▶ _Data in this exercise_
____________

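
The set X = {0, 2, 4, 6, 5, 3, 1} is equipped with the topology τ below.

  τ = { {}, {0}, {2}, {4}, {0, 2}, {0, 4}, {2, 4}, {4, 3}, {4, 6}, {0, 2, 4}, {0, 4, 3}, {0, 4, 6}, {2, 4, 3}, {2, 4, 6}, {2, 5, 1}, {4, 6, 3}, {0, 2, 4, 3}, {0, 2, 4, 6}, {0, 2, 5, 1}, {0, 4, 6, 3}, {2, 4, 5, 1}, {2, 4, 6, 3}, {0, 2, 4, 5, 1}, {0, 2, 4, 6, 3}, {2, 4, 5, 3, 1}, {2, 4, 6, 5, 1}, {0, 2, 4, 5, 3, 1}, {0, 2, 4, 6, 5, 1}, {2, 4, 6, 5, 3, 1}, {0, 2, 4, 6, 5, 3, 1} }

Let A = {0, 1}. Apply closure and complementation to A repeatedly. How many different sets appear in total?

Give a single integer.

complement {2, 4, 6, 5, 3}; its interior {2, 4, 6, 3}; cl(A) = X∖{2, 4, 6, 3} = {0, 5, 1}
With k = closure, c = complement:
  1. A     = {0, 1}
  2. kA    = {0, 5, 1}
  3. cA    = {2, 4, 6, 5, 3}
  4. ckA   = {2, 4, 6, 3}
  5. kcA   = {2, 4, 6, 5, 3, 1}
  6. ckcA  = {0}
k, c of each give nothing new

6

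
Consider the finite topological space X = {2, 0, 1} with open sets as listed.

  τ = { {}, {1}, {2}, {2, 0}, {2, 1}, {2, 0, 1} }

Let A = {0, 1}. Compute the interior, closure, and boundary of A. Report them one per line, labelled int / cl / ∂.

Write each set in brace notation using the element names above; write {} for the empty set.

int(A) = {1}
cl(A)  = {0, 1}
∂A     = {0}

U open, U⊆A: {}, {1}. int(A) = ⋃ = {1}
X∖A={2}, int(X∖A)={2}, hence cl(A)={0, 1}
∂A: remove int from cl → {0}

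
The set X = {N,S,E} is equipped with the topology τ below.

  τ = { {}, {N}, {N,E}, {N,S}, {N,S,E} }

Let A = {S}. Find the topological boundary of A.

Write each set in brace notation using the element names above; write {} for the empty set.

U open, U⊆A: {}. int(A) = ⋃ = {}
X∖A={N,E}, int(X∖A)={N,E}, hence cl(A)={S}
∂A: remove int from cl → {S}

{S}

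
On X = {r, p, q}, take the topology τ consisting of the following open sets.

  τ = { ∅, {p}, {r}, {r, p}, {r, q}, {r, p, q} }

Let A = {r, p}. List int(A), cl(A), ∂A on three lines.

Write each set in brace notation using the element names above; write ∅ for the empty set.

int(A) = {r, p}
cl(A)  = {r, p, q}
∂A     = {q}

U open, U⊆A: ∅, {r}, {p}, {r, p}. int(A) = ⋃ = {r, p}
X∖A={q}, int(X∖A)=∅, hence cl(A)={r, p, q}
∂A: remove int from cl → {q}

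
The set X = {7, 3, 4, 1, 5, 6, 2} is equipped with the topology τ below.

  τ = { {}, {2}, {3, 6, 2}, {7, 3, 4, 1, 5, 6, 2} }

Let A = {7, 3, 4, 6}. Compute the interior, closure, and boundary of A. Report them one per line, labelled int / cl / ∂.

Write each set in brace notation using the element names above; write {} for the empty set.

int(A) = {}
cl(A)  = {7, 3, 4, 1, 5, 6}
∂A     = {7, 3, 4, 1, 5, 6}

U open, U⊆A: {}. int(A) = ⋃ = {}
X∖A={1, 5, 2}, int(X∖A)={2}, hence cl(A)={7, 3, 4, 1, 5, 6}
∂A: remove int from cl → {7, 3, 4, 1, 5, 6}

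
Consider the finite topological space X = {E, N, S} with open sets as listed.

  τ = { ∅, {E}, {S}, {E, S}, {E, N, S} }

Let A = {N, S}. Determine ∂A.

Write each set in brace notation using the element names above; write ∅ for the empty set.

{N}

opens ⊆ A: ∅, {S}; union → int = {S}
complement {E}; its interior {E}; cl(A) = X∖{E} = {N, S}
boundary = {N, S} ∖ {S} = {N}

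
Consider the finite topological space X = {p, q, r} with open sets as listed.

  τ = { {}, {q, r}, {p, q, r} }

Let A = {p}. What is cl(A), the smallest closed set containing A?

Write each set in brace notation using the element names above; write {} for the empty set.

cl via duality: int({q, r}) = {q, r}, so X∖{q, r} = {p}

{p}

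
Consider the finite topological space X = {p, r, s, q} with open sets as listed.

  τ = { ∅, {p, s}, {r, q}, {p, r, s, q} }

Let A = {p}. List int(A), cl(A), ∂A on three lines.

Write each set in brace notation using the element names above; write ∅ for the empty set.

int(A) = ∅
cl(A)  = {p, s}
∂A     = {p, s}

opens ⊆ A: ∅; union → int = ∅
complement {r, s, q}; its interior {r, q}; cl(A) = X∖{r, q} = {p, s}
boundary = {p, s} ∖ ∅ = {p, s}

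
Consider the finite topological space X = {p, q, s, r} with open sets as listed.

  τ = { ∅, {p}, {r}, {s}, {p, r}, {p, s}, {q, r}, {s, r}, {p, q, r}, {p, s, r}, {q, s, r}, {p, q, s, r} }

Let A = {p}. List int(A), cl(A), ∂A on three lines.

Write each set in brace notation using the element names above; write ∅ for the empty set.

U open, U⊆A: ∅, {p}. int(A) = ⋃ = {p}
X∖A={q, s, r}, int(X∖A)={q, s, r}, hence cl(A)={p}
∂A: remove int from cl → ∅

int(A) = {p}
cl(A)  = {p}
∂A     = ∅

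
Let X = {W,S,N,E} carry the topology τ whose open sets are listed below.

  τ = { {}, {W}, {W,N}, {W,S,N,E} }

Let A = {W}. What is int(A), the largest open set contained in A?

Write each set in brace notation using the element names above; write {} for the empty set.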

____________

▶ _About this exercise_
Look for the word "them" throughout the material above and copy every line that has it.

▶ _Answer to the problem_
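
Let A = {0, 1}. Compute the interior, closure, and boundary of A. Report them one per line, labelled int / cl / ∂.
Let A = {7, 3, 4, 6}. Compute the interior, closure, and boundary of A. Report them one per line, labelled int / cl / ∂.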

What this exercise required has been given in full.